Problem to work on: Would you retype every record below exactly as written?

Records shown:
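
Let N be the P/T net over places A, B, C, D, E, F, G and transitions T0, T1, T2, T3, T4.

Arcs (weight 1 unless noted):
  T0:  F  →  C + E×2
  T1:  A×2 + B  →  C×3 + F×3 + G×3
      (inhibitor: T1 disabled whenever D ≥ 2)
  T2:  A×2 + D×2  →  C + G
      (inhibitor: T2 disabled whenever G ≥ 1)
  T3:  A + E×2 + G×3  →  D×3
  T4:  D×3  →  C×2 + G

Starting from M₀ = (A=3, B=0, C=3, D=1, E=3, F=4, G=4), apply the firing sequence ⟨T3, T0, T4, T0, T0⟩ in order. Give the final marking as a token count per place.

(A=2, B=0, C=8, D=1, E=7, F=1, G=2)

step 1: fire T3:  (A=3, B=0, C=3, D=1, E=3, F=4, G=4) → (A=2, B=0, C=3, D=4, E=1, F=4, G=1)
step 2: fire T0:  (A=2, B=0, C=3, D=4, E=1, F=4, G=1) → (A=2, B=0, C=4, D=4, E=3, F=3, G=1)
step 3: fire T4:  (A=2, B=0, C=4, D=4, E=3, F=3, G=1) → (A=2, B=0, C=6, D=1, E=3, F=3, G=2)
step 4: fire T0:  (A=2, B=0, C=6, D=1, E=3, F=3, G=2) → (A=2, B=0, C=7, D=1, E=5, F=2, G=2)
step 5: fire T0:  (A=2, B=0, C=7, D=1, E=5, F=2, G=2) → (A=2, B=0, C=8, D=1, E=7, F=1, G=2)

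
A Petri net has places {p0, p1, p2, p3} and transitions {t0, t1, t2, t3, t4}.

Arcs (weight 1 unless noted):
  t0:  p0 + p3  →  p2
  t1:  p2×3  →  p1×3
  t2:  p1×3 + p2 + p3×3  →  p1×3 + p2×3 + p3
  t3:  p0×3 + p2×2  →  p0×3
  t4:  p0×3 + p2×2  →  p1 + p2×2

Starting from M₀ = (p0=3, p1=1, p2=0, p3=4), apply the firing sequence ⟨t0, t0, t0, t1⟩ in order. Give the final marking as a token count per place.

step 1: fire t0:  (p0=3, p1=1, p2=0, p3=4) → (p0=2, p1=1, p2=1, p3=3)
step 2: fire t0:  (p0=2, p1=1, p2=1, p3=3) → (p0=1, p1=1, p2=2, p3=2)
step 3: fire t0:  (p0=1, p1=1, p2=2, p3=2) → (p0=0, p1=1, p2=3, p3=1)
step 4: fire t1:  (p0=0, p1=1, p2=3, p3=1) → (p0=0, p1=4, p2=0, p3=1)

(p0=0, p1=4, p2=0, p3=1)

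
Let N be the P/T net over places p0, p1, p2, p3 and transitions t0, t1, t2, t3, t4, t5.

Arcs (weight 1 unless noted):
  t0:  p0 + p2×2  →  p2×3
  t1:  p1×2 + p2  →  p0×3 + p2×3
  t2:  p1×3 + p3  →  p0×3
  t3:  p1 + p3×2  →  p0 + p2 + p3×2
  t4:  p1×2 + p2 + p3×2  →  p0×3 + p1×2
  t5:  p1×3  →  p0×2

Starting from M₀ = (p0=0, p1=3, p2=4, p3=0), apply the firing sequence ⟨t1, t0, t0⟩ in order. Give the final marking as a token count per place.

(p0=1, p1=1, p2=8, p3=0)

step 1: fire t1:  (p0=0, p1=3, p2=4, p3=0) → (p0=3, p1=1, p2=6, p3=0)
step 2: fire t0:  (p0=3, p1=1, p2=6, p3=0) → (p0=2, p1=1, p2=7, p3=0)
step 3: fire t0:  (p0=2, p1=1, p2=7, p3=0) → (p0=1, p1=1, p2=8, p3=0)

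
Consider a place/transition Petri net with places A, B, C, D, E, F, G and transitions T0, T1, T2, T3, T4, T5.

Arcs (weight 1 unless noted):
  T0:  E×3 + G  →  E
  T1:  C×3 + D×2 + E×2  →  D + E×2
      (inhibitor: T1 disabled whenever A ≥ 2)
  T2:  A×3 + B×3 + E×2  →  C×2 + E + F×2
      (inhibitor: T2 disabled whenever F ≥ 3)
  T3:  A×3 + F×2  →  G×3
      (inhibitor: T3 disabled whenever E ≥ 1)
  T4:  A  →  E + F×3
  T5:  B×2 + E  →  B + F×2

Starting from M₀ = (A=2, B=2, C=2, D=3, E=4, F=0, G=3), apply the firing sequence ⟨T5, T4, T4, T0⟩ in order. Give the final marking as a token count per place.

(A=0, B=1, C=2, D=3, E=3, F=8, G=2)

step 1: fire T5:  (A=2, B=2, C=2, D=3, E=4, F=0, G=3) → (A=2, B=1, C=2, D=3, E=3, F=2, G=3)
step 2: fire T4:  (A=2, B=1, C=2, D=3, E=3, F=2, G=3) → (A=1, B=1, C=2, D=3, E=4, F=5, G=3)
step 3: fire T4:  (A=1, B=1, C=2, D=3, E=4, F=5, G=3) → (A=0, B=1, C=2, D=3, E=5, F=8, G=3)
step 4: fire T0:  (A=0, B=1, C=2, D=3, E=5, F=8, G=3) → (A=0, B=1, C=2, D=3, E=3, F=8, G=2)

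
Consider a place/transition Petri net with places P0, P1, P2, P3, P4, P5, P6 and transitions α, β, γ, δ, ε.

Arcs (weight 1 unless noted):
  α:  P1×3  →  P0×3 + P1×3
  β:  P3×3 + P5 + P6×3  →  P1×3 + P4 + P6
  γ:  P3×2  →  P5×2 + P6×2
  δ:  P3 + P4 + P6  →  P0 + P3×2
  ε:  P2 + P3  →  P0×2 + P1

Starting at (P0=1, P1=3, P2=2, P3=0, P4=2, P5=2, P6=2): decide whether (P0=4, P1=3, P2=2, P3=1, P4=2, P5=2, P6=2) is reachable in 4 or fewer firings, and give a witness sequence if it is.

NO — not reachable within 4 firings

depth 0: 1 marking
depth 1: 2 markings reached so far
depth 2: 3 markings reached so far
depth 3: 4 markings reached so far
depth 4: 5 markings reached so far
target is not among the 5 markings reachable within 4 steps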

Solution below:
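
Let N be the P/T net over places A, B, C, D, E, F, G and transitions T0, T1, T2, T3, T4.

Arcs (weight 1 unless noted):
  T0:  F  →  C + E×2
  T1:  A×2 + B  →  C×3 + F×3 + G×3
      (inhibitor: T1 disabled whenever D ≥ 2)
  T2:  A×2 + D×2  →  C + G
      (inhibitor: T2 disabled whenever G ≥ 1)
  T3:  A + E×2 + G×3  →  D×3
  T4:  D×3  →  C×2 + G

Starting from M₀ = (A=3, B=0, C=3, D=1, E=3, F=4, G=4), apply the firing sequence ⟨T3, T0, T4, T0, T0⟩ in order. Give the final marking as a token count per place.

(A=2, B=0, C=8, D=1, E=7, F=1, G=2)

step 1: fire T3:  (A=3, B=0, C=3, D=1, E=3, F=4, G=4) → (A=2, B=0, C=3, D=4, E=1, F=4, G=1)
step 2: fire T0:  (A=2, B=0, C=3, D=4, E=1, F=4, G=1) → (A=2, B=0, C=4, D=4, E=3, F=3, G=1)
step 3: fire T4:  (A=2, B=0, C=4, D=4, E=3, F=3, G=1) → (A=2, B=0, C=6, D=1, E=3, F=3, G=2)
step 4: fire T0:  (A=2, B=0, C=6, D=1, E=3, F=3, G=2) → (A=2, B=0, C=7, D=1, E=5, F=2, G=2)
step 5: fire T0:  (A=2, B=0, C=7, D=1, E=5, F=2, G=2) → (A=2, B=0, C=8, D=1, E=7, F=1, G=2)

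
A Petri net has places {p0, p1, p2, p3} and transitions {t0, t1, t2, t3, t4}.

Arcs (weight 1 unless noted):
  t0:  p0 + p3  →  p2
  t1:  p2×3  →  p1×3
  t2:  p1×3 + p2 + p3×3  →  p1×3 + p2×3 + p3
  t3:  p0×3 + p2×2  →  p0×3
  t4:  p0×3 + p2×2  →  p1 + p2×2

Starting from M₀ = (p0=3, p1=1, p2=0, p3=4), apply the firing sequence ⟨t0, t0, t0, t1⟩ in order. Give the final marking as a token count per place.

step 1: fire t0:  (p0=3, p1=1, p2=0, p3=4) → (p0=2, p1=1, p2=1, p3=3)
step 2: fire t0:  (p0=2, p1=1, p2=1, p3=3) → (p0=1, p1=1, p2=2, p3=2)
step 3: fire t0:  (p0=1, p1=1, p2=2, p3=2) → (p0=0, p1=1, p2=3, p3=1)
step 4: fire t1:  (p0=0, p1=1, p2=3, p3=1) → (p0=0, p1=4, p2=0, p3=1)

(p0=0, p1=4, p2=0, p3=1)

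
Let N be the P/T net over places p0, p1, p2, p3 and transitions t0, t1, t2, t3, t4, t5.

Arcs (weight 1 unless noted):
  t0:  p0 + p2×2  →  p2×3
  t1:  p1×2 + p2  →  p0×3 + p2×3
  t2:  p1×3 + p3  →  p0×3
  t3:  p1 + p3×2  →  p0 + p2 + p3×2
  t4:  p1×2 + p2 + p3×2  →  p0×3 + p1×2
  t5:  p1×3  →  p0×2

Starting from M₀ = (p0=0, p1=3, p2=4, p3=0), apply the firing sequence ⟨t1, t0, t0⟩ in order. Give the final marking as a token count per place.

(p0=1, p1=1, p2=8, p3=0)

step 1: fire t1:  (p0=0, p1=3, p2=4, p3=0) → (p0=3, p1=1, p2=6, p3=0)
step 2: fire t0:  (p0=3, p1=1, p2=6, p3=0) → (p0=2, p1=1, p2=7, p3=0)
step 3: fire t0:  (p0=2, p1=1, p2=7, p3=0) → (p0=1, p1=1, p2=8, p3=0)

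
Consider a place/transition Petri net with places A, B, C, D, E, F, G and transitions T0, T1, T2, T3, T4, T5.

Arcs (weight 1 unless noted):
  T0:  E×3 + G  →  E
  T1:  C×3 + D×2 + E×2  →  D + E×2
      (inhibitor: T1 disabled whenever A ≥ 2)
  T2:  A×3 + B×3 + E×2  →  C×2 + E + F×2
      (inhibitor: T2 disabled whenever F ≥ 3)
  T3:  A×3 + F×2  →  G×3
      (inhibitor: T3 disabled whenever E ≥ 1)
  T4:  A  →  E + F×3
  T5:  B×2 + E  →  B + F×2

Starting from M₀ = (A=2, B=2, C=2, D=3, E=4, F=0, G=3), apply the firing sequence ⟨T5, T4, T4, T0⟩ in order. Give the final marking as a token count per place.

(A=0, B=1, C=2, D=3, E=3, F=8, G=2)

step 1: fire T5:  (A=2, B=2, C=2, D=3, E=4, F=0, G=3) → (A=2, B=1, C=2, D=3, E=3, F=2, G=3)
step 2: fire T4:  (A=2, B=1, C=2, D=3, E=3, F=2, G=3) → (A=1, B=1, C=2, D=3, E=4, F=5, G=3)
step 3: fire T4:  (A=1, B=1, C=2, D=3, E=4, F=5, G=3) → (A=0, B=1, C=2, D=3, E=5, F=8, G=3)
step 4: fire T0:  (A=0, B=1, C=2, D=3, E=5, F=8, G=3) → (A=0, B=1, C=2, D=3, E=3, F=8, G=2)

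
Consider a place/transition Petri net with places P0, P1, P2, P3, P4, P5, P6 and transitions α, β, γ, δ, ε.

Arcs (weight 1 unless noted):
  α:  P1×3  →  P0×3 + P1×3
  β:  P3×3 + P5 + P6×3  →  P1×3 + P4 + P6
  γ:  P3×2  →  P5×2 + P6×2
  δ:  P3 + P4 + P6  →  P0 + P3×2
  ε:  P2 + P3  →  P0×2 + P1

Starting at (P0=1, P1=3, P2=2, P3=0, P4=2, P5=2, P6=2): decide whether (P0=4, P1=3, P2=2, P3=1, P4=2, P5=2, P6=2) is reachable in 4 or fewer firings, and give a witness sequence if it is.

NO — not reachable within 4 firings

depth 0: 1 marking
depth 1: 2 markings reached so far
depth 2: 3 markings reached so far
depth 3: 4 markings reached so far
depth 4: 5 markings reached so far
target is not among the 5 markings reachable within 4 steps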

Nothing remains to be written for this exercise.